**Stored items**
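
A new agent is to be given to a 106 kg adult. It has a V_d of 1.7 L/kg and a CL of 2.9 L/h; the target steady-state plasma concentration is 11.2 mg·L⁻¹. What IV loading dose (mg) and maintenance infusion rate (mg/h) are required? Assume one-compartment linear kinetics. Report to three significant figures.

Vd = 1.7 L/kg × 106 kg = 180.2 L
LD = Vd · C_target = 180.2 × 11.2 = 2018 mg
Infusion rate = 2.900 L/h × 11.2 mg/L = 32.48 mg/h

(a) 2020 mg; (b) 32.5 mg/h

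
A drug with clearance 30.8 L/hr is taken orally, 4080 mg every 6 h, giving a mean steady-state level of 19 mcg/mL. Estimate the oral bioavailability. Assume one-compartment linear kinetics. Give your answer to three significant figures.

0.861

F·D/τ = CL·Css at steady state → F = CL·Css·τ / D.
F = 30.8 × 19 × 6 / 4080 = 0.861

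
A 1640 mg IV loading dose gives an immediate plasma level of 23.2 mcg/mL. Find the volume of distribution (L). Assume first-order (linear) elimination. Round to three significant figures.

Immediately after an IV bolus, C₀ = Dose / Vd, so Vd = Dose / C₀.
Vd = 1640 / 23.2 = 70.69 L

70.7 L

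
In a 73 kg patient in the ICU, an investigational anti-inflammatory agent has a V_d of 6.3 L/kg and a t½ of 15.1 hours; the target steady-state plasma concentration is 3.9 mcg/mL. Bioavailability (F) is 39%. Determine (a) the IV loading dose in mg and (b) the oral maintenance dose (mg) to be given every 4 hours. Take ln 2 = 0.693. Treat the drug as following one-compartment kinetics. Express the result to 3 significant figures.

Total Vd = 6.3 × 73 = 459.9 L
LD = Vd × C = 459.9 × 3.9 = 1794 mg
CL = 0.693 × Vd / t½ = 0.693 × 459.9 / 15.1 = 21.11 L/h
D = CL × Css × τ / F = 21.11 × 3.9 × 4 / 0.39 = 844.4 mg

(a) 1790 mg; (b) 844 mg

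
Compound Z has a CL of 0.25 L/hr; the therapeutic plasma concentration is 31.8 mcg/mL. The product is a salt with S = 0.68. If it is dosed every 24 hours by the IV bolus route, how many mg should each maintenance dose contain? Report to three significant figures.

At steady state, dose per interval replaces the amount cleared in that interval: S·D/τ = CL·Css.
D = CL × Css × τ / S = 0.2500 × 31.8 × 24 / 0.68 = 280.6 mg

281 mg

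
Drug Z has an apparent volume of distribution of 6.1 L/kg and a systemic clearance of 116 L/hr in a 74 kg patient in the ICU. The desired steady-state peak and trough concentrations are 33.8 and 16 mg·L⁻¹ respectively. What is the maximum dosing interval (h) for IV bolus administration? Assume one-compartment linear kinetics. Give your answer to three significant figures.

Vd(total) = 74 kg × 6.1 L/kg = 451.4 L
k = CL / Vd = 116.0 / 451.4 = 0.2570 h⁻¹
Between IV bolus doses, concentration decays as C = C₀·e^(−kτ), so C_peak/C_trough = e^(kτ).
τ_max = ln(C_peak/C_trough) / k = ln(33.8/16) / 0.2570 = 0.7479 / 0.2570 = 2.910 h

2.91 h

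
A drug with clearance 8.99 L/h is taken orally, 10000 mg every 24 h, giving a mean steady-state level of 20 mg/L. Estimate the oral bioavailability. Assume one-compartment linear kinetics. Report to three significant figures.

0.432

F·D/τ = CL·Css at steady state → F = CL·Css·τ / D.
F = 8.99 × 20 × 24 / 10000 = 0.432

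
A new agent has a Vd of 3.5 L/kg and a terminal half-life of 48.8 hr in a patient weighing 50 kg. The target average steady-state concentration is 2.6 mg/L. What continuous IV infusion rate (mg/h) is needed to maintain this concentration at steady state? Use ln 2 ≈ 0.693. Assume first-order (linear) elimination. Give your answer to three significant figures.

Total Vd = 3.5 × 50 = 175.0 L
CL = 0.693 × Vd / t½ = 0.693 × 175.0 / 48.8 = 2.485 L/h
Infusion rate = CL × Css = 2.485 × 2.6 = 6.461 mg/h

6.46 mg/h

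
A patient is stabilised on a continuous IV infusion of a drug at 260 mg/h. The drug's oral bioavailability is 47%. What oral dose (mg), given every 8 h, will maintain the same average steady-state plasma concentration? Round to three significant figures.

4430 mg

To maintain the same Css, the systemic dosing rate must be unchanged: F·D/τ = infusion rate.
D = rate × τ / F = 260 × 8 / 0.47 = 4426 mg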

**EXERCISE OBJECTIVE**
Each record should be given again exactly as it reads.

**ANSWER FOR THE TASK**
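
A new agent is to be given to a 106 kg adult. It has a V_d of 1.7 L/kg and a CL of 2.9 L/h; the target steady-state plasma concentration is 11.2 mg·L⁻¹. What IV loading dose (mg) and maintenance infusion rate (mg/h) are required? Assume one-compartment linear kinetics. Report to three significant figures.

Vd = 1.7 L/kg × 106 kg = 180.2 L
LD = Vd · C_target = 180.2 × 11.2 = 2018 mg
Infusion rate = 2.900 L/h × 11.2 mg/L = 32.48 mg/h

(a) 2020 mg; (b) 32.5 mg/h

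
A drug with clearance 30.8 L/hr is taken orally, 4080 mg every 6 h, giving a mean steady-state level of 19 mcg/mL. Estimate the oral bioavailability. Assume one-compartment linear kinetics. Give your answer to three significant figures.

0.861

F·D/τ = CL·Css at steady state → F = CL·Css·τ / D.
F = 30.8 × 19 × 6 / 4080 = 0.861

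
A 1640 mg IV loading dose gives an immediate plasma level of 23.2 mcg/mL. Find the volume of distribution (L). Assume first-order (linear) elimination. Round to three significant figures.

Immediately after an IV bolus, C₀ = Dose / Vd, so Vd = Dose / C₀.
Vd = 1640 / 23.2 = 70.69 L

70.7 L

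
In a 73 kg patient in the ICU, an investigational anti-inflammatory agent has a V_d of 6.3 L/kg and a t½ of 15.1 hours; the target steady-state plasma concentration is 3.9 mcg/mL. Bioavailability (F) is 39%. Determine (a) the IV loading dose in mg and (b) the oral maintenance dose (mg) to be given every 4 hours. Take ln 2 = 0.693. Treat the drug as following one-compartment kinetics. Express the result to 3 significant figures.

Total Vd = 6.3 × 73 = 459.9 L
LD = Vd × C = 459.9 × 3.9 = 1794 mg
CL = 0.693 × Vd / t½ = 0.693 × 459.9 / 15.1 = 21.11 L/h
D = CL × Css × τ / F = 21.11 × 3.9 × 4 / 0.39 = 844.4 mg

(a) 1790 mg; (b) 844 mg

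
Compound Z has a CL of 0.25 L/hr; the therapeutic plasma concentration is 31.8 mcg/mL. The product is a salt with S = 0.68. If it is dosed every 24 hours by the IV bolus route, how many mg should each maintenance dose contain? Report to three significant figures.

At steady state, dose per interval replaces the amount cleared in that interval: S·D/τ = CL·Css.
D = CL × Css × τ / S = 0.2500 × 31.8 × 24 / 0.68 = 280.6 mg

281 mg

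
Drug Z has an apparent volume of distribution of 6.1 L/kg and a systemic clearance of 116 L/hr in a 74 kg patient in the ICU. The desired steady-state peak and trough concentrations are 33.8 and 16 mg·L⁻¹ respectively. What is the maximum dosing interval (h) for IV bolus administration? Assume one-compartment linear kinetics. Give your answer to three significant figures.

Vd(total) = 74 kg × 6.1 L/kg = 451.4 L
k = CL / Vd = 116.0 / 451.4 = 0.2570 h⁻¹
Between IV bolus doses, concentration decays as C = C₀·e^(−kτ), so C_peak/C_trough = e^(kτ).
τ_max = ln(C_peak/C_trough) / k = ln(33.8/16) / 0.2570 = 0.7479 / 0.2570 = 2.910 h

2.91 h

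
A drug with clearance 8.99 L/h is taken orally, 10000 mg every 24 h, giving a mean steady-state level of 20 mg/L. Estimate the oral bioavailability. Assume one-compartment linear kinetics. Report to three significant figures.

0.432

F·D/τ = CL·Css at steady state → F = CL·Css·τ / D.
F = 8.99 × 20 × 24 / 10000 = 0.432

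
A new agent has a Vd of 3.5 L/kg and a terminal half-life of 48.8 hr in a patient weighing 50 kg. The target average steady-state concentration is 2.6 mg/L. What continuous IV infusion rate (mg/h) is needed to maintain this concentration at steady state? Use ln 2 ≈ 0.693. Assume first-order (linear) elimination. Give your answer to three significant figures.

Total Vd = 3.5 × 50 = 175.0 L
CL = 0.693 × Vd / t½ = 0.693 × 175.0 / 48.8 = 2.485 L/h
Infusion rate = CL × Css = 2.485 × 2.6 = 6.461 mg/h

6.46 mg/h

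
A patient is stabilised on a continuous IV infusion of a drug at 260 mg/h. The drug's oral bioavailability is 47%. What oral dose (mg), given every 8 h, will maintain the same average steady-state plasma concentration? Round to three significant figures.

4430 mg

To maintain the same Css, the systemic dosing rate must be unchanged: F·D/τ = infusion rate.
D = rate × τ / F = 260 × 8 / 0.47 = 4426 mg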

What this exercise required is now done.